── DATA PROVIDED
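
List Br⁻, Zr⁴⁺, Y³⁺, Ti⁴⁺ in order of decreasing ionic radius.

Tabulating Z and e⁻: Ti⁴⁺: 18 e⁻, Z=22, Zr⁴⁺: 36 e⁻, Z=40, Y³⁺: 36 e⁻, Z=39, Br⁻: 36 e⁻, Z=35. Ti⁴⁺ < Zr⁴⁺ (same group, period 4 vs 5); Zr⁴⁺ < Y³⁺ (isoelectronic, higher Z=40 is smaller); Y³⁺ < Br⁻ (isoelectronic, higher Z=39 is smaller).

Br⁻ > Y³⁺ > Zr⁴⁺ > Ti⁴⁺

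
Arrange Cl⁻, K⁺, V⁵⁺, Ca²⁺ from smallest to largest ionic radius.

V⁵⁺ < Ca²⁺ < K⁺ < Cl⁻

Isoelectronic series (18 e⁻ each). Size is set by nuclear charge: more protons means a smaller ion. V⁵⁺ (Z=23), Ca²⁺ (Z=20), K⁺ (Z=19), Cl⁻ (Z=17).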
────
** ACTIVITY **
All that is wanted is the set of lines from the one with "Arrange Cl⁻, K⁺, V⁵⁺, Ca²⁺" through the last line of the entries, both included, output exactly.

** RESPONSE AREA **
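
Arrange Cl⁻, K⁺, V⁵⁺, Ca²⁺ from smallest to largest ionic radius.

V⁵⁺ < Ca²⁺ < K⁺ < Cl⁻

Isoelectronic series (18 e⁻ each). Size is set by nuclear charge: more protons means a smaller ion. V⁵⁺ (Z=23), Ca²⁺ (Z=20), K⁺ (Z=19), Cl⁻ (Z=17).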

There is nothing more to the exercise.